== Task data ==

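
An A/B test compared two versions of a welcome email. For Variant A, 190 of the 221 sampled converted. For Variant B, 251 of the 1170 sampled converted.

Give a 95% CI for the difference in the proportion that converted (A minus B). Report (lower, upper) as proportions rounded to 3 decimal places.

(0.594, 0.697)

First, p̂₁ = 190/221 = 0.8597; p̂₂ = 251/1170 = 0.2145.
The two standard errors are √(0.8597×0.1403/221) = 0.02336 and √(0.2145×0.7855/1170) = 0.01200.
Because the samples are independent, SE_diff = √(0.02336² + 0.01200²) = 0.02626.
Using z* = 1.960 for 95%, ME = 1.960 × 0.02626 = 0.05147.
p̂₁ − p̂₂ = 0.6452; interval 0.6452 ± 0.05147 gives (0.594, 0.697).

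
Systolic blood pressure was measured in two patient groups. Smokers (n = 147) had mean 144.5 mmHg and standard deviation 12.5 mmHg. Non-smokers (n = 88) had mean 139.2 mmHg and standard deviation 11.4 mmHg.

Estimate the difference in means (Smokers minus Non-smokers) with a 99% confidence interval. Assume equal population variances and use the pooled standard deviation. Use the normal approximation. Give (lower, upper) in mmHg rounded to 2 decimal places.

s_p = √[((n₁−1)s₁² + (n₂−1)s₂²)/(n₁+n₂−2)] = √[(146·12.5² + 87·11.4²)/233] = 12.1010.
SE = 12.1010·√(1/147 + 1/88) = 1.6310.
With z* = 2.576, margin = 2.576 × 1.6310 = 4.2015.
x̄₁ − x̄₂ = 144.5 − 139.2 = 5.3000; interval 5.3000 ± 4.2015 = (1.10, 9.50).

(1.10, 9.50)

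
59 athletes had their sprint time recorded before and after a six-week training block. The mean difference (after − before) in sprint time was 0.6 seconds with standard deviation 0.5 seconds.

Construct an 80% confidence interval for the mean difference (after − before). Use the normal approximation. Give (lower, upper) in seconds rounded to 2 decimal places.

Paired design: SE = s_d/√n = 0.5/√59 = 0.0651.
z* = 1.282; margin of error = 1.282 × 0.0651 = 0.0835.
0.6 ± 0.0835 → (0.52, 0.68).

(0.52, 0.68)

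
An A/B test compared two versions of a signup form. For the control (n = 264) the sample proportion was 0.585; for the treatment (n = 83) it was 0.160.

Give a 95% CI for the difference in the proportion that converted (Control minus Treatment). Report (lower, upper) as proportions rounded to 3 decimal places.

Each SE is √(p̂(1−p̂)/n): √(0.5850·0.4150/264) = 0.03032 and √(0.1600·0.8400/83) = 0.04024.
SE(p̂₁ − p̂₂) = √(SE₁² + SE₂²) = √(0.0009193024 + 0.0016192576) = 0.05038, since the two samples are independent.
At 95% confidence z* = 1.960; margin = 1.960 × 0.05038 = 0.09874.
The difference is 0.5850 − 0.1600 = 0.4250, so the interval is 0.4250 ± 0.09874 = (0.326, 0.524).

(0.326, 0.524)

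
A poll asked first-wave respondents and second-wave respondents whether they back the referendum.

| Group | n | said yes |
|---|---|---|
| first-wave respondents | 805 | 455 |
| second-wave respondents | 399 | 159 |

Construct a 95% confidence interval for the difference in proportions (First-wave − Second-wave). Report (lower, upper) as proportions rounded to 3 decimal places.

(0.108, 0.226)

Sample proportions: 455/805 = 0.5652, 159/399 = 0.3985.
Each SE is √(p̂(1−p̂)/n): √(0.5652·0.4348/805) = 0.01747 and √(0.3985·0.6015/399) = 0.02451.
SE(p̂₁ − p̂₂) = √(SE₁² + SE₂²) = √(0.0003052009 + 0.0006007401) = 0.03010, since the two samples are independent.
At 95% confidence z* = 1.960; margin = 1.960 × 0.03010 = 0.05900.
The difference is 0.5652 − 0.3985 = 0.1667, so the interval is 0.1667 ± 0.05900 = (0.108, 0.226).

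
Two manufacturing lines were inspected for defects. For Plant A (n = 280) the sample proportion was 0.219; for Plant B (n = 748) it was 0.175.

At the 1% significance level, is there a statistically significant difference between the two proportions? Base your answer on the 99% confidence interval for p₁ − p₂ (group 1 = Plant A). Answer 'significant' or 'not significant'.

not significant

Each SE is √(p̂(1−p̂)/n): √(0.2190·0.7810/280) = 0.02472 and √(0.1750·0.8250/748) = 0.01389.
SE(p̂₁ − p̂₂) = √(SE₁² + SE₂²) = √(0.0006110784 + 0.0001929321) = 0.02836, since the two samples are independent.
At 99% confidence z* = 2.576; margin = 2.576 × 0.02836 = 0.07306.
The difference is 0.2190 − 0.1750 = 0.0440, so the interval is 0.0440 ± 0.07306 = (-0.02906, 0.11706).
The interval (-0.02906, 0.11706) contains 0, so the difference is not significant.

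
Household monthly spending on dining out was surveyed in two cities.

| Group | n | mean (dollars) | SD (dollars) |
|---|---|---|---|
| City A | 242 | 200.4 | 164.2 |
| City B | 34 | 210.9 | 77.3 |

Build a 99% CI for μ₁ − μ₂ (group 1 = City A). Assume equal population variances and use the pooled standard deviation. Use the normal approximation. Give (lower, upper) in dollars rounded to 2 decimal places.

(-84.25, 63.25)

Pooled variance s_p² = [241·164.2² + 33·77.3²] / (242+34−2) = 24434.0869, so s_p = 156.3141.
SE_diff = s_p·√(1/n₁ + 1/n₂) = 156.3141·√(1/242 + 1/34) = 28.6290.
z* = 2.576; margin = 2.576 × 28.6290 = 73.7483.
Difference = 200.4 − 210.9 = -10.5000.
-10.5000 ± 73.7483 → (-84.25, 63.25).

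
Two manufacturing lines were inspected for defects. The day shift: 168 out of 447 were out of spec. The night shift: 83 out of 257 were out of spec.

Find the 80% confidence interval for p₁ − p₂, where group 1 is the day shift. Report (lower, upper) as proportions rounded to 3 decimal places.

(0.005, 0.100)

Sample proportions: 168/447 = 0.3758, 83/257 = 0.3230.
Each SE is √(p̂(1−p̂)/n): √(0.3758·0.6242/447) = 0.02291 and √(0.3230·0.6770/257) = 0.02917.
SE(p̂₁ − p̂₂) = √(SE₁² + SE₂²) = √(0.0005248681 + 0.0008508889) = 0.03709, since the two samples are independent.
At 80% confidence z* = 1.282; margin = 1.282 × 0.03709 = 0.04755.
The difference is 0.3758 − 0.3230 = 0.0528, so the interval is 0.0528 ± 0.04755 = (0.005, 0.100).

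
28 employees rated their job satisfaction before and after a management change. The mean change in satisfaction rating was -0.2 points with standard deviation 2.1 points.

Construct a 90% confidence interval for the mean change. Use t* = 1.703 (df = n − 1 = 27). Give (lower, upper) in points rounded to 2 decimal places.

This is a matched-pairs design, so SE = s_d/√n = 2.1/√28 = 0.3969.
Margin = 1.703 × 0.3969 = 0.6759; the interval is -0.2 ± 0.6759 = (-0.88, 0.48).

(-0.88, 0.48)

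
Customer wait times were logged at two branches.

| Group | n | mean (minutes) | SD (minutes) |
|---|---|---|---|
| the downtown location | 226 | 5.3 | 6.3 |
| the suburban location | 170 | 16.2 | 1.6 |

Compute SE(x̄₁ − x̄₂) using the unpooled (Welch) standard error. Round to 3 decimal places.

Standard errors of each mean: 6.3/√226 = 0.4191 and 1.6/√170 = 0.1227.
SE(x̄₁ − x̄₂) = √(0.4191² + 0.1227²) = 0.4367 for independent samples with unequal variances.

0.437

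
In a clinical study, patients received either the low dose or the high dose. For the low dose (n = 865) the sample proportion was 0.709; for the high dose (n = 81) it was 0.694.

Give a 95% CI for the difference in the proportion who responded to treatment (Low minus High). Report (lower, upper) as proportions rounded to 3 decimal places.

(-0.090, 0.120)

The two standard errors are √(0.7090×0.2910/865) = 0.01544 and √(0.6940×0.3060/81) = 0.05120.
Because the samples are independent, SE_diff = √(0.01544² + 0.05120²) = 0.05348.
Using z* = 1.960 for 95%, ME = 1.960 × 0.05348 = 0.10482.
p̂₁ − p̂₂ = 0.0150; interval 0.0150 ± 0.10482 gives (-0.090, 0.120).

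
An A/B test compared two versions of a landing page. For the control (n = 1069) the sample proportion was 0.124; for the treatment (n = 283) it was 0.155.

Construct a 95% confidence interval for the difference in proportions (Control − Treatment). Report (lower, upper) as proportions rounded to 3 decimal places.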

===

→ **What you need to do**: Which lines belong in the answer? Exactly those from the first line of the entries through the line holding "An A/B test compared two versions of a signup", inclusive, copied unchanged.

→ **Answer box**:
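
An A/B test compared two versions of a welcome email. For Variant A, 190 of the 221 sampled converted. For Variant B, 251 of the 1170 sampled converted.

Give a 95% CI for the difference in the proportion that converted (A minus B). Report (lower, upper) as proportions rounded to 3 decimal places.

(0.594, 0.697)

First, p̂₁ = 190/221 = 0.8597; p̂₂ = 251/1170 = 0.2145.
The two standard errors are √(0.8597×0.1403/221) = 0.02336 and √(0.2145×0.7855/1170) = 0.01200.
Because the samples are independent, SE_diff = √(0.02336² + 0.01200²) = 0.02626.
Using z* = 1.960 for 95%, ME = 1.960 × 0.02626 = 0.05147.
p̂₁ − p̂₂ = 0.6452; interval 0.6452 ± 0.05147 gives (0.594, 0.697).

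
Systolic blood pressure was measured in two patient groups. Smokers (n = 147) had mean 144.5 mmHg and standard deviation 12.5 mmHg. Non-smokers (n = 88) had mean 139.2 mmHg and standard deviation 11.4 mmHg.

Estimate the difference in means (Smokers minus Non-smokers) with a 99% confidence interval. Assume equal population variances and use the pooled standard deviation. Use the normal approximation. Give (lower, upper) in mmHg rounded to 2 decimal places.

s_p = √[((n₁−1)s₁² + (n₂−1)s₂²)/(n₁+n₂−2)] = √[(146·12.5² + 87·11.4²)/233] = 12.1010.
SE = 12.1010·√(1/147 + 1/88) = 1.6310.
With z* = 2.576, margin = 2.576 × 1.6310 = 4.2015.
x̄₁ − x̄₂ = 144.5 − 139.2 = 5.3000; interval 5.3000 ± 4.2015 = (1.10, 9.50).

(1.10, 9.50)

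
59 athletes had their sprint time recorded before and after a six-week training block. The mean difference (after − before) in sprint time was 0.6 seconds with standard deviation 0.5 seconds.

Construct an 80% confidence interval for the mean difference (after − before). Use the normal approximation. Give (lower, upper) in seconds rounded to 2 decimal places.

Paired design: SE = s_d/√n = 0.5/√59 = 0.0651.
z* = 1.282; margin of error = 1.282 × 0.0651 = 0.0835.
0.6 ± 0.0835 → (0.52, 0.68).

(0.52, 0.68)

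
An A/B test compared two versions of a signup form. For the control (n = 264) the sample proportion was 0.585; for the treatment (n = 83) it was 0.160.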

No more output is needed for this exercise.